## [MATERIAL SUPPLIED]
# # # # #

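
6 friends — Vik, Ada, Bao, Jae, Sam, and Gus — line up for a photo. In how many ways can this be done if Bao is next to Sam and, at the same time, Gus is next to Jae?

Treat {Bao,Sam} as one block (2 orders) and {Gus,Jae} as another (2 orders).
That leaves 4 units to arrange: 2 × 2 × 4! = 4 × 24 = 96.

96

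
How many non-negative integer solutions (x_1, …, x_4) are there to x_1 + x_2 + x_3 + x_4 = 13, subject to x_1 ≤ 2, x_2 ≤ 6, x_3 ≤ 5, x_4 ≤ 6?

Without the upper bounds there are C(16,3) = 560 ways to split 13 among 4 variables.
Subtract solutions that violate a single cap (substitute x_i' = x_i − (cap_i+1)): x_1 ≥ 3 gives C(13,3) = 286; x_2 ≥ 7 gives C(9,3) = 84; x_3 ≥ 6 gives C(10,3) = 120; x_4 ≥ 7 gives C(9,3) = 84. Together 574.
Add back pairs where two caps are both exceeded: 20 + 35 + 20 + 1 + 0 + 1 = 77.
By inclusion–exclusion the count is 560 − 574 + 77 = 63.

63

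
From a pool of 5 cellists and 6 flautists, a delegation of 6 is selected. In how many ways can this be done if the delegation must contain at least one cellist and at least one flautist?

Total 6-person selections from all 11: C(11,6) = 462.
Subtract selections that omit an entire group: no cellists → C(6,6) = 1; no flautists → C(5,6) = 0.
Both groups omitted at once is impossible, so 462 − 1 = 461.

461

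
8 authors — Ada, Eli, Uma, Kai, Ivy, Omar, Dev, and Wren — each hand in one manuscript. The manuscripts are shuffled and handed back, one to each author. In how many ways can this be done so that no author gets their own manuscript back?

14833

Count assignments avoiding every fixed point. For any j of the 8 authors fixed to their own manuscript, the other 8−j can be arranged in (8−j)! ways.
By inclusion–exclusion this is Σ_{j=0}^{8} (−1)^j C(8,j)·(8−j)!.
Computing: 40320 − 40320 + 20160 − 6720 + 1680 − 336 + 56 − 8 + 1 = 14833.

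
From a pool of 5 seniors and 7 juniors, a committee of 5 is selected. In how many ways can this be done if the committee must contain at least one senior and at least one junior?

770

Unrestricted: C(12,5) = 792 ways to pick any 5 of the 12.
Subtract selections that omit an entire group: no seniors → C(7,5) = 21; no juniors → C(5,5) = 1.
Both groups omitted at once is impossible, so 792 − 22 = 770.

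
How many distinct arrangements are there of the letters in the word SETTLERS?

The 8 letters of SETTLERS have repeats: E appearing twice, S appearing twice, and T appearing twice.
The number of distinct arrangements is 8!/(2!·2!·2!) = 40320/8 = 5040.

5040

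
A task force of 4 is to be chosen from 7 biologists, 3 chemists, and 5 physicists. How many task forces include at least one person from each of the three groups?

Total 4-person selections from all 15: C(15,4) = 1365.
Selections missing a whole group: no biologists → C(8,4) = 70; no chemists → C(12,4) = 495; no physicists → C(10,4) = 210.
Add back selections omitting two groups (i.e. drawn from a single group): C(7,4) + C(3,4) + C(5,4) = 40.
By inclusion–exclusion: 1365 − 775 + 40 = 630.

630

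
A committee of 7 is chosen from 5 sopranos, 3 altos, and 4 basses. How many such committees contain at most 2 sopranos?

246

Split by how many sopranos are chosen (0 through 2).
Sum: C(5,0)·C(7,7) + C(5,1)·C(7,6) + C(5,2)·C(7,5) = 1 + 35 + 210 = 246.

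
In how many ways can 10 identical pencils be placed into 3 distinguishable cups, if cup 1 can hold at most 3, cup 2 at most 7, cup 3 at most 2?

Without the upper bounds there are C(12,2) = 66 ways to split 10 among 3 cups.
Subtract solutions that violate a single cap (substitute x_i' = x_i − (cap_i+1)): x_1 ≥ 4 gives C(8,2) = 28; x_2 ≥ 8 gives C(4,2) = 6; x_3 ≥ 3 gives C(9,2) = 36. Together 70.
Add back pairs where two caps are both exceeded: 0 + 10 + 0 = 10.
By inclusion–exclusion the count is 66 − 70 + 10 = 6.

6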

# # # # #

## [WHAT NEEDS TO BE DONE]
Provide an exact reproduction of all the entries shown above.

## [SOLUTION TO THE PROBLEM]
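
6 friends — Vik, Ada, Bao, Jae, Sam, and Gus — line up for a photo. In how many ways can this be done if Bao is next to Sam and, at the same time, Gus is next to Jae?

Treat {Bao,Sam} as one block (2 orders) and {Gus,Jae} as another (2 orders).
That leaves 4 units to arrange: 2 × 2 × 4! = 4 × 24 = 96.

96

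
How many non-negative integer solutions (x_1, …, x_4) are there to x_1 + x_2 + x_3 + x_4 = 13, subject to x_1 ≤ 2, x_2 ≤ 6, x_3 ≤ 5, x_4 ≤ 6?

Without the upper bounds there are C(16,3) = 560 ways to split 13 among 4 variables.
Subtract solutions that violate a single cap (substitute x_i' = x_i − (cap_i+1)): x_1 ≥ 3 gives C(13,3) = 286; x_2 ≥ 7 gives C(9,3) = 84; x_3 ≥ 6 gives C(10,3) = 120; x_4 ≥ 7 gives C(9,3) = 84. Together 574.
Add back pairs where two caps are both exceeded: 20 + 35 + 20 + 1 + 0 + 1 = 77.
By inclusion–exclusion the count is 560 − 574 + 77 = 63.

63

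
From a pool of 5 cellists and 6 flautists, a delegation of 6 is selected. In how many ways can this be done if the delegation must contain at least one cellist and at least one flautist?

Total 6-person selections from all 11: C(11,6) = 462.
Subtract selections that omit an entire group: no cellists → C(6,6) = 1; no flautists → C(5,6) = 0.
Both groups omitted at once is impossible, so 462 − 1 = 461.

461

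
8 authors — Ada, Eli, Uma, Kai, Ivy, Omar, Dev, and Wren — each hand in one manuscript. The manuscripts are shuffled and handed back, one to each author. In how many ways can this be done so that no author gets their own manuscript back?

14833

Count assignments avoiding every fixed point. For any j of the 8 authors fixed to their own manuscript, the other 8−j can be arranged in (8−j)! ways.
By inclusion–exclusion this is Σ_{j=0}^{8} (−1)^j C(8,j)·(8−j)!.
Computing: 40320 − 40320 + 20160 − 6720 + 1680 − 336 + 56 − 8 + 1 = 14833.

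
From a pool of 5 seniors and 7 juniors, a committee of 5 is selected. In how many ways can this be done if the committee must contain at least one senior and at least one junior?

770

Unrestricted: C(12,5) = 792 ways to pick any 5 of the 12.
Subtract selections that omit an entire group: no seniors → C(7,5) = 21; no juniors → C(5,5) = 1.
Both groups omitted at once is impossible, so 792 − 22 = 770.

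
How many distinct arrangements are there of the letters in the word SETTLERS?

The 8 letters of SETTLERS have repeats: E appearing twice, S appearing twice, and T appearing twice.
The number of distinct arrangements is 8!/(2!·2!·2!) = 40320/8 = 5040.

5040

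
A task force of 4 is to be chosen from 7 biologists, 3 chemists, and 5 physicists. How many task forces include at least one person from each of the three groups?

Total 4-person selections from all 15: C(15,4) = 1365.
Selections missing a whole group: no biologists → C(8,4) = 70; no chemists → C(12,4) = 495; no physicists → C(10,4) = 210.
Add back selections omitting two groups (i.e. drawn from a single group): C(7,4) + C(3,4) + C(5,4) = 40.
By inclusion–exclusion: 1365 − 775 + 40 = 630.

630

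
A committee of 7 is chosen from 5 sopranos, 3 altos, and 4 basses. How many such committees contain at most 2 sopranos?

246

Split by how many sopranos are chosen (0 through 2).
Sum: C(5,0)·C(7,7) + C(5,1)·C(7,6) + C(5,2)·C(7,5) = 1 + 35 + 210 = 246.

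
In how many ways can 10 identical pencils be placed into 3 distinguishable cups, if cup 1 can hold at most 3, cup 2 at most 7, cup 3 at most 2?

Without the upper bounds there are C(12,2) = 66 ways to split 10 among 3 cups.
Subtract solutions that violate a single cap (substitute x_i' = x_i − (cap_i+1)): x_1 ≥ 4 gives C(8,2) = 28; x_2 ≥ 8 gives C(4,2) = 6; x_3 ≥ 3 gives C(9,2) = 36. Together 70.
Add back pairs where two caps are both exceeded: 0 + 10 + 0 = 10.
By inclusion–exclusion the count is 66 − 70 + 10 = 6.

6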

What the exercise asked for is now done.